WORK INSTRUCTIONS: In exact form, please repeat the records from their opening line down to the line with "Runner's vertices: 0, 1, 2, 3", including that line.

═════ AVAILABLE RECORDS ═════

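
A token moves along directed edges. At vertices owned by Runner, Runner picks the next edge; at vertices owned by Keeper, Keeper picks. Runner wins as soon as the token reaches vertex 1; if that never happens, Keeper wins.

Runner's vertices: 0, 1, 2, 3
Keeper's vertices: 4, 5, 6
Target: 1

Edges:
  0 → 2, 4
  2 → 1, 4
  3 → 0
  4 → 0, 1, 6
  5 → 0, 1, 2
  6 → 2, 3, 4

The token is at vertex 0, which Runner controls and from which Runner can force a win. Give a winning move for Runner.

2

A0 = {1}
A1: add {2} — 2 (Runner) has 2→1.
A2: add {0} — 0 (Runner) has 0→2.
A3: add {3, 5} — 3 (Runner) has 3→0; 5 (Keeper): all of {0, 1, 2} already in.
A4 = A3; e.g. 4 (Keeper) can still go to 6. Fixed point.
From 0, successor 2 is in the attractor (rank 1); the other successor 4 is not.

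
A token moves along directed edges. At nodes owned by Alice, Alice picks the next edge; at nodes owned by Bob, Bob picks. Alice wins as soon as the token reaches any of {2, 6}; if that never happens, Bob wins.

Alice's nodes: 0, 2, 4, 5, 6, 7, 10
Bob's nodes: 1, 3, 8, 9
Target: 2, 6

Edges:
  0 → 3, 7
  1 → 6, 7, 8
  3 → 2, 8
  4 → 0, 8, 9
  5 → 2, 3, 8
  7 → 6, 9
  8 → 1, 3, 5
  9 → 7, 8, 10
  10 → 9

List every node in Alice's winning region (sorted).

A0 = {2, 6}
A1: add {5, 7} — 5 (Alice) has 5→2; 7 (Alice) has 7→6.
A2: add {0} — 0 (Alice) has 0→7.
A3: add {4} — 4 (Alice) has 4→0.
A4 = A3; e.g. 1 (Bob) can still go to 8. Fixed point.
Alice's winning region = {0, 2, 4, 5, 6, 7}.

0, 2, 4, 5, 6, 7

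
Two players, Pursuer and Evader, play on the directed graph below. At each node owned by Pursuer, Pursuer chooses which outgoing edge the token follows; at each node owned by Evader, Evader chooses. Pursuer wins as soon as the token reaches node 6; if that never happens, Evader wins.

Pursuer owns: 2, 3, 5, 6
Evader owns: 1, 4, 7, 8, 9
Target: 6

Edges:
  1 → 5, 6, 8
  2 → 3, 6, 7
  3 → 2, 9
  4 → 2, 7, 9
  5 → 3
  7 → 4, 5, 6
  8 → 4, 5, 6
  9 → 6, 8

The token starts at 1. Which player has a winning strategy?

A0 = {6}
A1: add {2} — 2 (Pursuer) has 2→6.
A2: add {3} — 3 (Pursuer) has 3→2.
A3: add {5} — 5 (Pursuer) has 5→3.
A4 = A3; e.g. 1 (Evader) can still go to 8. Fixed point.
1 never enters the attractor, so Evader can avoid the target forever.

Evader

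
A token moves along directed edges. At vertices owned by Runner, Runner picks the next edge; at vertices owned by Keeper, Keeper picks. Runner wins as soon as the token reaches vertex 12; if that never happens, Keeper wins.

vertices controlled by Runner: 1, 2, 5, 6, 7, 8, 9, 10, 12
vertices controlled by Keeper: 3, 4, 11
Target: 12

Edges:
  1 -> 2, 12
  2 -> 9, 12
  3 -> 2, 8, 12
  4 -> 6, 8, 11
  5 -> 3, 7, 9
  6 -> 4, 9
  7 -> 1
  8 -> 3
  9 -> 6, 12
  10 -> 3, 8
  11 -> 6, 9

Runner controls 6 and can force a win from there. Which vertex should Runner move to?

A0 = {12}
A1: add {1, 2, 9} — 1 (Runner) has 1→12; 2 (Runner) has 2→12; 9 (Runner) has 9→12.
A2: add {5, 6, 7} — 5 (Runner) has 5→9; 6 (Runner) has 6→9; 7 (Runner) has 7→1.
A3: add {11} — 11 (Keeper): all of {6, 9} already in.
A4 = A3; e.g. 3 (Keeper) can still go to 8. Fixed point.
From 6, successor 9 is in the attractor (rank 1); the other successor 4 is not.

9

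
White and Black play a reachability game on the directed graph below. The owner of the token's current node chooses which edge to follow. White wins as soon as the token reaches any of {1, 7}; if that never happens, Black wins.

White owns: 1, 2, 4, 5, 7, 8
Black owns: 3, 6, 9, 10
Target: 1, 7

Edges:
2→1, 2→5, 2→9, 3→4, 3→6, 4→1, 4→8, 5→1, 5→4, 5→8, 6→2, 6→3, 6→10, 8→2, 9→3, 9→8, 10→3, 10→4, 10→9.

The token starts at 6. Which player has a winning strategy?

A0 = {1, 7}
A1: add {2, 4, 5} — 2 (White) has 2→1; 4 (White) has 4→1; 5 (White) has 5→1.
A2: add {8} — 8 (White) has 8→2.
A3 = A2; e.g. 3 (Black) can still go to 6. Fixed point.
6 never enters the attractor, so Black can avoid the target forever.

Black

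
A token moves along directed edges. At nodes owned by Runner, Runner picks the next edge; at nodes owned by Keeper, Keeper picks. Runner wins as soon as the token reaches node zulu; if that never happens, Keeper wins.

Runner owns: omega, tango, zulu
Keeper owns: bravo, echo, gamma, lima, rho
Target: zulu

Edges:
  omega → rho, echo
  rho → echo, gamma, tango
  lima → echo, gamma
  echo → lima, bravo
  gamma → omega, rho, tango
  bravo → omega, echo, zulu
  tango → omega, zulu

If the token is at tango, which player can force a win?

A0 = {zulu}
A1: add {tango} — tango (Runner) has tango→zulu.
A2 = A1; e.g. omega (Runner) has no edge into A1. Fixed point.
tango ∈ A1, so Runner can force the target.

Runner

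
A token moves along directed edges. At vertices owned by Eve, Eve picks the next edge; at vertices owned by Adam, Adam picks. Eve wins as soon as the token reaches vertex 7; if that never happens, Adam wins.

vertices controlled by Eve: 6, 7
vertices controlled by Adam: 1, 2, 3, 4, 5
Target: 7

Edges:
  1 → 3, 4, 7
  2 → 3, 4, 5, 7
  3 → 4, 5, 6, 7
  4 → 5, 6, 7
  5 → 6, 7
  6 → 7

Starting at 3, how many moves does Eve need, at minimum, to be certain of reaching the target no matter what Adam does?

4

A0 = {7}
A1: add {6} — 6 (Eve) has 6→7.
A2: add {5} — 5 (Adam): all of {6, 7} already in.
A3: add {4} — 4 (Adam): all of {5, 6, 7} already in.
A4: add {3} — 3 (Adam): all of {4, 5, 6, 7} already in.
3 enters the attractor at level 4, so Eve can force the target in 4 moves from there.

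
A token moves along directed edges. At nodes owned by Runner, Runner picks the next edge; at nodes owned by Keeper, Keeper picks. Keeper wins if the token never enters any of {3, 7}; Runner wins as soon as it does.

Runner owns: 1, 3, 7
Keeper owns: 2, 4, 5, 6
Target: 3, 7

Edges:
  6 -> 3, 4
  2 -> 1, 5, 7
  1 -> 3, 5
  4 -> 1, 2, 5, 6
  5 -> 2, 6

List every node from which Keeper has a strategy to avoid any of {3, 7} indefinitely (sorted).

A0 = {3, 7}
A1: add {1} — 1 (Runner) has 1→3.
A2 = A1; e.g. 2 (Keeper) can still go to 5. Fixed point.
Runner's attractor = {1, 3, 7}; Keeper avoids the target exactly from the complement.

2, 4, 5, 6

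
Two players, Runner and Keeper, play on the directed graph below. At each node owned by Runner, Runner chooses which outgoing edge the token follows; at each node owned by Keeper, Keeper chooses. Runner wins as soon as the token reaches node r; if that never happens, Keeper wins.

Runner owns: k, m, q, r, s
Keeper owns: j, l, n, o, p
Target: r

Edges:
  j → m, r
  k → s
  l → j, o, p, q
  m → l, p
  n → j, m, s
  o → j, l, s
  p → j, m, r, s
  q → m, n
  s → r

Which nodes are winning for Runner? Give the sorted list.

k, r, s

A0 = {r}
A1: add {s} — s (Runner) has s→r.
A2: add {k} — k (Runner) has k→s.
A3 = A2; e.g. j (Keeper) can still go to m. Fixed point.
Runner's winning region = {k, r, s}.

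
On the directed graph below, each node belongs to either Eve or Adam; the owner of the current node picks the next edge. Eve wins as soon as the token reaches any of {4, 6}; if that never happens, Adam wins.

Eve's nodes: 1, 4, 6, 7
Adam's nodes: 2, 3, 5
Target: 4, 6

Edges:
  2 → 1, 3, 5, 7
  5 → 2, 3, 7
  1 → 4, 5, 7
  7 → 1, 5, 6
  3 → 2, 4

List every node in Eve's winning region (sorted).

1, 4, 6, 7

A0 = {4, 6}
A1: add {1, 7} — 1 (Eve) has 1→4; 7 (Eve) has 7→6.
A2 = A1; e.g. 2 (Adam) can still go to 3. Fixed point.
Eve's winning region = {1, 4, 6, 7}.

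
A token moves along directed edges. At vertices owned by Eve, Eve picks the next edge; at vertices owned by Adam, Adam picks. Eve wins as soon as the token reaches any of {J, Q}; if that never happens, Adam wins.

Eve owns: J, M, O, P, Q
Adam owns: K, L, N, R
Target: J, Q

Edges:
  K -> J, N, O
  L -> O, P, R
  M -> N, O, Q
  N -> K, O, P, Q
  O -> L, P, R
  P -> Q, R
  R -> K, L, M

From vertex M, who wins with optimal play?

Eve

A0 = {J, Q}
A1: add {M, P} — M (Eve) has M→Q; P (Eve) has P→Q.
M ∈ A1, so Eve can force the target.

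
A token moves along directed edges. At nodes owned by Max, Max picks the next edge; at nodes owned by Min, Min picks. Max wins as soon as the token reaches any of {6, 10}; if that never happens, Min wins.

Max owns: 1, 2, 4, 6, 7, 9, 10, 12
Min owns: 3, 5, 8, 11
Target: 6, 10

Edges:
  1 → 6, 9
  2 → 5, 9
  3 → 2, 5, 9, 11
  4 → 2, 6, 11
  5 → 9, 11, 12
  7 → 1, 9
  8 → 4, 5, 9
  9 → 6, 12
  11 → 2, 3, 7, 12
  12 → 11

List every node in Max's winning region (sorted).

1, 2, 4, 6, 7, 9, 10

A0 = {6, 10}
A1: add {1, 4, 9} — 1 (Max) has 1→6; 4 (Max) has 4→6; 9 (Max) has 9→6.
A2: add {2, 7} — 2 (Max) has 2→9; 7 (Max) has 7→1.
A3 = A2; e.g. 3 (Min) can still go to 5. Fixed point.
Max's winning region = {1, 2, 4, 6, 7, 9, 10}.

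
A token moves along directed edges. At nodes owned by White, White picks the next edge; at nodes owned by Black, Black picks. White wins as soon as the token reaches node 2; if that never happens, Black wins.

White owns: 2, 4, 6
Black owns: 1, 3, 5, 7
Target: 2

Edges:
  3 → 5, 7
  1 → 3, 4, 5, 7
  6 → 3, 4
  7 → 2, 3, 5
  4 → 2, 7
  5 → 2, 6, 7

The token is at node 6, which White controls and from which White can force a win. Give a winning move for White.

A0 = {2}
A1: add {4} — 4 (White) has 4→2.
A2: add {6} — 6 (White) has 6→4.
A3 = A2; e.g. 1 (Black) can still go to 3. Fixed point.
From 6, successor 4 is in the attractor (rank 1); the other successor 3 is not.

4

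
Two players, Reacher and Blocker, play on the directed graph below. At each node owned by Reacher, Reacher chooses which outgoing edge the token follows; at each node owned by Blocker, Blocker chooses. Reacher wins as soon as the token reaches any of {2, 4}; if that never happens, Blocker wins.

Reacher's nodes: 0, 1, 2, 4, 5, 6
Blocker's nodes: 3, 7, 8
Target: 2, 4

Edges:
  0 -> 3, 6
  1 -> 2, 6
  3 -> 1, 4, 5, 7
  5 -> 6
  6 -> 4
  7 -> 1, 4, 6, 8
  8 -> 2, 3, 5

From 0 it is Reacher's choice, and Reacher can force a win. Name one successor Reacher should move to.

A0 = {2, 4}
A1: add {1, 6} — 1 (Reacher) has 1→2; 6 (Reacher) has 6→4.
A2: add {0, 5} — 0 (Reacher) has 0→6; 5 (Reacher) has 5→6.
A3 = A2; e.g. 3 (Blocker) can still go to 7. Fixed point.
From 0, successor 6 is in the attractor (rank 1); the other successor 3 is not.

6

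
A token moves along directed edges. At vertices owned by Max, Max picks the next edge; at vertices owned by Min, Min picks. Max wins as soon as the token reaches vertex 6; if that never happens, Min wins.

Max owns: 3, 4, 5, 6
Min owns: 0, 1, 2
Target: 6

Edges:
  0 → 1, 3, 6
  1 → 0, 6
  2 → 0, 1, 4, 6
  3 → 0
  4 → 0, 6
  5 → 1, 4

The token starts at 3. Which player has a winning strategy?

A0 = {6}
A1: add {4} — 4 (Max) has 4→6.
A2: add {5} — 5 (Max) has 5→4.
A3 = A2; e.g. 0 (Min) can still go to 1. Fixed point.
3 never enters the attractor, so Min can avoid the target forever.

Min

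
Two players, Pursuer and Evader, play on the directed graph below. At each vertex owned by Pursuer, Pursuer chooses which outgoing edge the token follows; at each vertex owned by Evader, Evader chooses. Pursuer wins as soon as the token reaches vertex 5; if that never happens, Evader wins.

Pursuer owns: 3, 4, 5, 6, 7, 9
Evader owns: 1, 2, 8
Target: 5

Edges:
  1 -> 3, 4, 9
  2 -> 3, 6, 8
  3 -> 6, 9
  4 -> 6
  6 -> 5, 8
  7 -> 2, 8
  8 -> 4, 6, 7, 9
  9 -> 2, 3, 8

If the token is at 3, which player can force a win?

A0 = {5}
A1: add {6} — 6 (Pursuer) has 6→5.
A2: add {3, 4} — 3 (Pursuer) has 3→6; 4 (Pursuer) has 4→6.
3 ∈ A2, so Pursuer can force the target.

Pursuer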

═════

WRITTEN REPLY:
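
A token moves along directed edges. At vertices owned by Runner, Runner picks the next edge; at vertices owned by Keeper, Keeper picks. Runner wins as soon as the token reaches vertex 1; if that never happens, Keeper wins.

Runner's vertices: 0, 1, 2, 3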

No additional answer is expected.